Each of the lines below must be written out exactly as shown.

(Collected data)
----
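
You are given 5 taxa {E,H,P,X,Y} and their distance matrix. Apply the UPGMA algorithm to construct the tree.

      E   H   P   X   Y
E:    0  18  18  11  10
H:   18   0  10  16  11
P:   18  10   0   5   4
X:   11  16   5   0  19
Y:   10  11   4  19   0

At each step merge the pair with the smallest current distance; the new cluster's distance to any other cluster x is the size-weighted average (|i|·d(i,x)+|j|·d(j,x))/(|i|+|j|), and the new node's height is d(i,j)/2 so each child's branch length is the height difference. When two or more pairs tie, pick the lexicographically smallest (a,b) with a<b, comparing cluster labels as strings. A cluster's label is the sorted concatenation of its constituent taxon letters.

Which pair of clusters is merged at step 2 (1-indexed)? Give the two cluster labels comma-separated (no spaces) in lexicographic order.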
----
● **TASK RESULT**:
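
You are given 5 taxa {E,H,P,X,Y} and their distance matrix. Apply the UPGMA algorithm to construct the tree.

      E   H   P   X   Y
E:    0  18  18  11  10
H:   18   0  10  16  11
P:   18  10   0   5   4
X:   11  16   5   0  19
Y:   10  11   4  19   0

At each step merge the pair with the smallest current distance; the new cluster's distance to any other cluster x is the size-weighted average (|i|·d(i,x)+|j|·d(j,x))/(|i|+|j|), and the new node's height is d(i,j)/2 so each child's branch length is the height difference. When two or more pairs tie, pick the lexicographically smallest (a,b) with a<b, comparing cluster labels as strings. A cluster's label is the sorted concatenation of its constituent taxon letters.

Which pair of clusters is merged at step 2 (1-indexed)? Give the two cluster labels comma-separated (no spaces) in lexicographic order.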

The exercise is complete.